==== DATASET RECORDS ====

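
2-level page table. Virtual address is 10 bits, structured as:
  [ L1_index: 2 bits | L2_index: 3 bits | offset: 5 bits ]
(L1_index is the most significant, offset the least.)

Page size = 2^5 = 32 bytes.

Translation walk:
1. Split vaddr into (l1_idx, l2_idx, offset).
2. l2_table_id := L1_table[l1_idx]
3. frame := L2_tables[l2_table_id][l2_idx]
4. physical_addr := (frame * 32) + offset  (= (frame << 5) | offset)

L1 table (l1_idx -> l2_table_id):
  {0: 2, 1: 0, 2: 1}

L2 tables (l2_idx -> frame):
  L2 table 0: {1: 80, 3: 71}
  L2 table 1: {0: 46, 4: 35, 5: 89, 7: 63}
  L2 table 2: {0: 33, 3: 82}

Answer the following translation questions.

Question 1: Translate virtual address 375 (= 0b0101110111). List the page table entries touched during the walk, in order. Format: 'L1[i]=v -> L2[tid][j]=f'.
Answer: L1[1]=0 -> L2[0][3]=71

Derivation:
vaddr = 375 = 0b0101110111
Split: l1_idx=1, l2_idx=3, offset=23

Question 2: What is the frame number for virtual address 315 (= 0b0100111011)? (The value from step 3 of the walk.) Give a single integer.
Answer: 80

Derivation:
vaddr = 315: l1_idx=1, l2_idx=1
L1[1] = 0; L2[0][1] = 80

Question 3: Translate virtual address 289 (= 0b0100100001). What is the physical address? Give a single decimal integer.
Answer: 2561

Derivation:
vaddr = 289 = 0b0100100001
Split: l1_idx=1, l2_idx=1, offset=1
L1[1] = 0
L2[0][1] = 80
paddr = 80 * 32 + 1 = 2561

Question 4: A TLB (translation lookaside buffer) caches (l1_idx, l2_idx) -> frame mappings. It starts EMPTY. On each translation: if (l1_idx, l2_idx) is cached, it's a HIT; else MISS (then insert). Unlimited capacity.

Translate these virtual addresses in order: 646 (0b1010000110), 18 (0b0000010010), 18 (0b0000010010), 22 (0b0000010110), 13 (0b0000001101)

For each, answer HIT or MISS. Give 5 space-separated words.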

====

> PROBLEM REQUIREMENTS
Please return all lines in the material above that include the word "each".

> YOUR SOLUTION
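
Question 4: A TLB (translation lookaside buffer) caches (l1_idx, l2_idx) -> frame mappings. It starts EMPTY. On each translation: if (l1_idx, l2_idx) is cached, it's a HIT; else MISS (then insert). Unlimited capacity.
For each, answer HIT or MISS. Give 5 space-separated words.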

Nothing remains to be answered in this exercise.